RECORDED INFORMATION:
______________________________
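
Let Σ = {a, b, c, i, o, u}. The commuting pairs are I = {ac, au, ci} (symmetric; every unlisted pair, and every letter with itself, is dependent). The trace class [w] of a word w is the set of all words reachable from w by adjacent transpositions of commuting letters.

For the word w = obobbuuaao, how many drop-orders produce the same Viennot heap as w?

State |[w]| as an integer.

6

#0=o has no predecessor
#1=b depends on [0:o]
#2=o depends on [1:b]
#3=b depends on [2:o]
#4=b depends on [3:b]
#5=u depends on [4:b]
#6=u depends on [5:u]
#7=a depends on [4:b]
#8=a depends on [7:a]
#9=o depends on [6:u, 8:a]
sources: [0:o]
N(rest) = Σ N(rest − s) over sources s of rest; N(one piece) = 1:
  size 1 → [9]=1
  size 2 → [6,9]=1  [8,9]=1
  size 3 → [5,6,9]=1  [6,8,9]=2  [7,8,9]=1
  size 4 → [5,6,8,9]=3  [6,7,8,9]=3
  size 5 → [5,6,7,8,9]=6
  size 6 → [4,5,6,7,8,9]=6
  size 7 → [3,4,5,6,7,8,9]=6
  size 8 → [2,3,4,5,6,7,8,9]=6
  first=0(o) contributes 6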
______________________________
DESCRIPTION OF THE TASK: Your job here is to copy the entries above exactly.

REPLY TO THE TASK:
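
Let Σ = {a, b, c, i, o, u}. The commuting pairs are I = {ac, au, ci} (symmetric; every unlisted pair, and every letter with itself, is dependent). The trace class [w] of a word w is the set of all words reachable from w by adjacent transpositions of commuting letters.

For the word w = obobbuuaao, how many drop-orders produce the same Viennot heap as w?

State |[w]| as an integer.

6

#0=o has no predecessor
#1=b depends on [0:o]
#2=o depends on [1:b]
#3=b depends on [2:o]
#4=b depends on [3:b]
#5=u depends on [4:b]
#6=u depends on [5:u]
#7=a depends on [4:b]
#8=a depends on [7:a]
#9=o depends on [6:u, 8:a]
sources: [0:o]
N(rest) = Σ N(rest − s) over sources s of rest; N(one piece) = 1:
  size 1 → [9]=1
  size 2 → [6,9]=1  [8,9]=1
  size 3 → [5,6,9]=1  [6,8,9]=2  [7,8,9]=1
  size 4 → [5,6,8,9]=3  [6,7,8,9]=3
  size 5 → [5,6,7,8,9]=6
  size 6 → [4,5,6,7,8,9]=6
  size 7 → [3,4,5,6,7,8,9]=6
  size 8 → [2,3,4,5,6,7,8,9]=6
  first=0(o) contributes 6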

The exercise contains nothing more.